BEGIN DATA FOR PROCESSING

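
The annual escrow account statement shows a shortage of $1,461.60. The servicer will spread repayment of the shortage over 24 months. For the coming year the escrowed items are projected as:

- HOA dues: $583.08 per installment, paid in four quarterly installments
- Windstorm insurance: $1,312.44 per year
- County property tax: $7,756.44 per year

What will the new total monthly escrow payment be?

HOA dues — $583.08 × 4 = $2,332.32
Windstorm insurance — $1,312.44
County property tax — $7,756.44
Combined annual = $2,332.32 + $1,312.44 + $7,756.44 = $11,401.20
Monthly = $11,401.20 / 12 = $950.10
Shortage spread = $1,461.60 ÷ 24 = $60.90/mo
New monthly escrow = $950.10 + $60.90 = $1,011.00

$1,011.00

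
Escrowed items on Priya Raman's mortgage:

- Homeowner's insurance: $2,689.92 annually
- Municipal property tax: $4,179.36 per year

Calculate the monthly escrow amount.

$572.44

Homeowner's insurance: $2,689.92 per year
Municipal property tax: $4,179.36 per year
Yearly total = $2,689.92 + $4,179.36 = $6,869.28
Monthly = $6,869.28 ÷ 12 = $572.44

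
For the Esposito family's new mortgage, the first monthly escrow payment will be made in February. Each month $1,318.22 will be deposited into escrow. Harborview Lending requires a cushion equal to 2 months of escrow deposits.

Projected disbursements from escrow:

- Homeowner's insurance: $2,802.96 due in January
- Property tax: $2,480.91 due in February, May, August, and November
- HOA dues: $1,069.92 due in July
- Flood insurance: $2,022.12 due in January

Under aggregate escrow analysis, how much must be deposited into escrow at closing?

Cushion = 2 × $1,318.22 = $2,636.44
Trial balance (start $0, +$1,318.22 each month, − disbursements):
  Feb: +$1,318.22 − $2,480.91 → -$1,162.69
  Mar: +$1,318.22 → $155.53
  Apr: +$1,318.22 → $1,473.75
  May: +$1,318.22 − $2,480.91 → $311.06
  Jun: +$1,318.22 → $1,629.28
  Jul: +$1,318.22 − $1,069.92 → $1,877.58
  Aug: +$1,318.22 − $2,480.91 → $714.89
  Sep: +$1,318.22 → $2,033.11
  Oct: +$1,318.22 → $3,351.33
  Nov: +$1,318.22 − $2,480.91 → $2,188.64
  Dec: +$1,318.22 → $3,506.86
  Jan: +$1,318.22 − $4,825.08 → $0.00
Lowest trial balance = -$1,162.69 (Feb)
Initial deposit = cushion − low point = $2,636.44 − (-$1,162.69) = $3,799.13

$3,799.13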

END DATA FOR PROCESSING
BEGIN DATA FOR PROCESSING

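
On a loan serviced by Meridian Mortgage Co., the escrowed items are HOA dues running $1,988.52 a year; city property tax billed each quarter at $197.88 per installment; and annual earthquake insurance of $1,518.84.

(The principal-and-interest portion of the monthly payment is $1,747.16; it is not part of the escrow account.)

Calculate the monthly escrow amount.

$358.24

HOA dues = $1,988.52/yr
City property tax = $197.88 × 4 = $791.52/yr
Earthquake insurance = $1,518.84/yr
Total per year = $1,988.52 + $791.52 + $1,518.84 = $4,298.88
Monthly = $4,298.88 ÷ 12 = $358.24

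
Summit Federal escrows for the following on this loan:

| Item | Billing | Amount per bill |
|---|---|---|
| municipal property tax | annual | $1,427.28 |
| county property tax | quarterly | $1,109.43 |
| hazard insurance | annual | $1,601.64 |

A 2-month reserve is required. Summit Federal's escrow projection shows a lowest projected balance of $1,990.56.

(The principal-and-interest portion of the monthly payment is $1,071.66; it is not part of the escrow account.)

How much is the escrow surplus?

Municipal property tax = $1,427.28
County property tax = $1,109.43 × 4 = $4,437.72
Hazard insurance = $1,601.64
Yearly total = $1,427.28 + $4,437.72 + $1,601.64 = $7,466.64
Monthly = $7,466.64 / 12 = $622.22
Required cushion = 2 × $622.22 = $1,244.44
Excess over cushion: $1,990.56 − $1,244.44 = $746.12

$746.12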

END DATA FOR PROCESSING

WORK INSTRUCTION ▸
Repeat exactly the lines above from the one with "Projected disbursements from" up to and including the one with "- Flood insurance: $2,022.12 due in January". No other line belongs in the reply.

ANSWER BOX ▸
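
Projected disbursements from escrow:

- Homeowner's insurance: $2,802.96 due in January
- Property tax: $2,480.91 due in February, May, August, and November
- HOA dues: $1,069.92 due in July
- Flood insurance: $2,022.12 due in January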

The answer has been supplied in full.